# What is required
Reproduce exactly, with no other output, every line of the data below from the line containing "Field data from" to the end, inclusive.

Collection entries
============================================================

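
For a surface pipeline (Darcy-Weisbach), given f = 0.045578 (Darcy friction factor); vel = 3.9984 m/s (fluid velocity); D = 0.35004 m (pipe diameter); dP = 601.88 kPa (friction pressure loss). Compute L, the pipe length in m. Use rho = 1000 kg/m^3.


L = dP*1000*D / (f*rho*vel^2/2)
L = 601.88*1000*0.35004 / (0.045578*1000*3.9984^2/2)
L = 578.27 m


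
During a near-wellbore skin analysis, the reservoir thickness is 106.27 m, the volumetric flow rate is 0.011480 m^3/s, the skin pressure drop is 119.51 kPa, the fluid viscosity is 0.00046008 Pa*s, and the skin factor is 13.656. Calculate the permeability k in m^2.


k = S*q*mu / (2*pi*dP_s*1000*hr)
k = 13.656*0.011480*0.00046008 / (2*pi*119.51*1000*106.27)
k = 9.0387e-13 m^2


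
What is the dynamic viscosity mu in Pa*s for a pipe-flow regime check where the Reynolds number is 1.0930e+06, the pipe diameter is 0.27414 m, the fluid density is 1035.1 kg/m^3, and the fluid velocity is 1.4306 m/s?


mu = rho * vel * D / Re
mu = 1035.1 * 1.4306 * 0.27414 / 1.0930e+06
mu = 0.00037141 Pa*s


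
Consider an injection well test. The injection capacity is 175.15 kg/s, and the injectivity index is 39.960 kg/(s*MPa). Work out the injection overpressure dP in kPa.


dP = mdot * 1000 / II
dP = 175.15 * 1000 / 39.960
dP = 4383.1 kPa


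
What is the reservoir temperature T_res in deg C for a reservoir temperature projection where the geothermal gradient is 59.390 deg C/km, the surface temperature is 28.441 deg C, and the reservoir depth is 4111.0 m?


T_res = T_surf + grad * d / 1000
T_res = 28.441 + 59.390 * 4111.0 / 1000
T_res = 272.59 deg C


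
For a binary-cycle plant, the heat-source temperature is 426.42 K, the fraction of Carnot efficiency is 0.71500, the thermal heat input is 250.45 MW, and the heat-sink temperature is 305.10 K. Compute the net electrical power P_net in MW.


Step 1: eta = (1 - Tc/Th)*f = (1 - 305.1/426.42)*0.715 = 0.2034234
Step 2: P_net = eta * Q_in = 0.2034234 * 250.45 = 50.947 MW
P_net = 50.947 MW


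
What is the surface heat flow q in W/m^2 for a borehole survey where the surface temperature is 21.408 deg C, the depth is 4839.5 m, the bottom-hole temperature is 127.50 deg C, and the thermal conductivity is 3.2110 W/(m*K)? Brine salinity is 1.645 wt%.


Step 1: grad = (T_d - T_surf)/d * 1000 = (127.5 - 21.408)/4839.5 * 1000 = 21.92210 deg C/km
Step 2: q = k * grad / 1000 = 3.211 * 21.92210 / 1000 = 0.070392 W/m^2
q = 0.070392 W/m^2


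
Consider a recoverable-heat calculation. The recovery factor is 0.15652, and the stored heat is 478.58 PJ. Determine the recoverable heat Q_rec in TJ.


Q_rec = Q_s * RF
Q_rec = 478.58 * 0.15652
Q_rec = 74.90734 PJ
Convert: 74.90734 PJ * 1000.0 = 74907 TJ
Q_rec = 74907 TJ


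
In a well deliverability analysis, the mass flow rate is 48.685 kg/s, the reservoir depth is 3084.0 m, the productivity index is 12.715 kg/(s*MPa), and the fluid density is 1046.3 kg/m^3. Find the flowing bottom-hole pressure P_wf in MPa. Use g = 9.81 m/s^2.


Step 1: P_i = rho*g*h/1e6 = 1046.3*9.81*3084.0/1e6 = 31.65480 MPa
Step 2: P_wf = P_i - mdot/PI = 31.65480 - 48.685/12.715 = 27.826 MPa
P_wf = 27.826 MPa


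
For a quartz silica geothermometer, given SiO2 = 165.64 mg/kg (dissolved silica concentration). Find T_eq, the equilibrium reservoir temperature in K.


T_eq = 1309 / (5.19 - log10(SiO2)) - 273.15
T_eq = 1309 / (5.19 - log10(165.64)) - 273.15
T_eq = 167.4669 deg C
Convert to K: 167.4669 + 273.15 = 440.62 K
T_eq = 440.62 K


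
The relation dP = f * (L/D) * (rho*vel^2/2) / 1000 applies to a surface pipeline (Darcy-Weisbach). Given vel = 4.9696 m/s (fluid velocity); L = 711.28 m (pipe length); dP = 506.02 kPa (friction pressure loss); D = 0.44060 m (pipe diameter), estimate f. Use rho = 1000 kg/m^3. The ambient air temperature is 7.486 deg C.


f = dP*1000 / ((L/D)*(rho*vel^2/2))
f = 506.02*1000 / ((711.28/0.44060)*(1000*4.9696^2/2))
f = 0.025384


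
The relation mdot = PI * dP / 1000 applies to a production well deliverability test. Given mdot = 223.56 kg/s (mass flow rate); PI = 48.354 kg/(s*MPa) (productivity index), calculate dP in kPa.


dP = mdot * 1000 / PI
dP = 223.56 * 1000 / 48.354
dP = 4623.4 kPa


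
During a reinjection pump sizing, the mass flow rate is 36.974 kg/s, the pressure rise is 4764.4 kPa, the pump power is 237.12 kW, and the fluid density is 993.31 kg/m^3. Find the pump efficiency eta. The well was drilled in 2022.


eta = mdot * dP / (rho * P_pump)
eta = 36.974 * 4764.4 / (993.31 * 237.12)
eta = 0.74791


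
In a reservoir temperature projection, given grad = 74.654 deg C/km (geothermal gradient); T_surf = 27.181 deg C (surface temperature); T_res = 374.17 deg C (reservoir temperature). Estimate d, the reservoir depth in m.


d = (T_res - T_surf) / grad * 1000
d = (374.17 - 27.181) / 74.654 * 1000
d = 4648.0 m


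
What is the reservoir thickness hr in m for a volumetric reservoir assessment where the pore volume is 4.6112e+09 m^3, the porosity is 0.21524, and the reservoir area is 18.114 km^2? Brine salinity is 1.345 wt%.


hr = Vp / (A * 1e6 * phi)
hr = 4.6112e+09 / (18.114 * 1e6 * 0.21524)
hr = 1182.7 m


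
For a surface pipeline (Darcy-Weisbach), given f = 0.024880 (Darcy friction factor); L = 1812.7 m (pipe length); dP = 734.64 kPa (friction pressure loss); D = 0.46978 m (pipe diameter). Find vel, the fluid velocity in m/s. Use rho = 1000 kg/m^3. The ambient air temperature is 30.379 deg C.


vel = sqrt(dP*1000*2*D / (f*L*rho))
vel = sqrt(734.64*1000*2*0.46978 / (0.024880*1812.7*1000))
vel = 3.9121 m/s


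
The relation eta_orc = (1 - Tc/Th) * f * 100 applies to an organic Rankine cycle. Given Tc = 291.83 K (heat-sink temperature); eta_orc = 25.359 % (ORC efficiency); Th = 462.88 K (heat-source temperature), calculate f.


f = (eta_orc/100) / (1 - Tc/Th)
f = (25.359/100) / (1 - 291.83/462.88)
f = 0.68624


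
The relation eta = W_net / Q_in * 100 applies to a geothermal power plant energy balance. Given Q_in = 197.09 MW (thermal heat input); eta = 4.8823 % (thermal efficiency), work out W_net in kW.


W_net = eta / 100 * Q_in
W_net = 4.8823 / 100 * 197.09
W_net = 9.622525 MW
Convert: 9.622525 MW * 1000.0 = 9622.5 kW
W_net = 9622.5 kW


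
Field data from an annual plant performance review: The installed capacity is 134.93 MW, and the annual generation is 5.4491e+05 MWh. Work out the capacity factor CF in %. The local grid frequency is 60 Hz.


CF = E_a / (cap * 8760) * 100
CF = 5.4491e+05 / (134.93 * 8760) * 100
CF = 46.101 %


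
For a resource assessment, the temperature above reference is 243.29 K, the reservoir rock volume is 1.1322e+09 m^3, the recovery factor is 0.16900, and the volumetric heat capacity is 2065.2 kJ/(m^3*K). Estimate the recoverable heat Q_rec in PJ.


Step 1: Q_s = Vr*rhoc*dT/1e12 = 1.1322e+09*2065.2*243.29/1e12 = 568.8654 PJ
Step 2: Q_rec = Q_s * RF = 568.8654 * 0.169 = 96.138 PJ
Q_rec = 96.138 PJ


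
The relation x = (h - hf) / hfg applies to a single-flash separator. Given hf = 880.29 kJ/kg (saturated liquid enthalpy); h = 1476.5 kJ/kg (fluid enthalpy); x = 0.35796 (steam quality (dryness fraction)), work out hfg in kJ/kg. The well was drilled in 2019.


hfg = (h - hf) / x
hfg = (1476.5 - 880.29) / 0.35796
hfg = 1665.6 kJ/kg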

============================================================

# Reply
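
Field data from an annual plant performance review: The installed capacity is 134.93 MW, and the annual generation is 5.4491e+05 MWh. Work out the capacity factor CF in %. The local grid frequency is 60 Hz.


CF = E_a / (cap * 8760) * 100
CF = 5.4491e+05 / (134.93 * 8760) * 100
CF = 46.101 %


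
For a resource assessment, the temperature above reference is 243.29 K, the reservoir rock volume is 1.1322e+09 m^3, the recovery factor is 0.16900, and the volumetric heat capacity is 2065.2 kJ/(m^3*K). Estimate the recoverable heat Q_rec in PJ.


Step 1: Q_s = Vr*rhoc*dT/1e12 = 1.1322e+09*2065.2*243.29/1e12 = 568.8654 PJ
Step 2: Q_rec = Q_s * RF = 568.8654 * 0.169 = 96.138 PJ
Q_rec = 96.138 PJ


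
The relation x = (h - hf) / hfg applies to a single-flash separator. Given hf = 880.29 kJ/kg (saturated liquid enthalpy); h = 1476.5 kJ/kg (fluid enthalpy); x = 0.35796 (steam quality (dryness fraction)), work out hfg in kJ/kg. The well was drilled in 2019.


hfg = (h - hf) / x
hfg = (1476.5 - 880.29) / 0.35796
hfg = 1665.6 kJ/kg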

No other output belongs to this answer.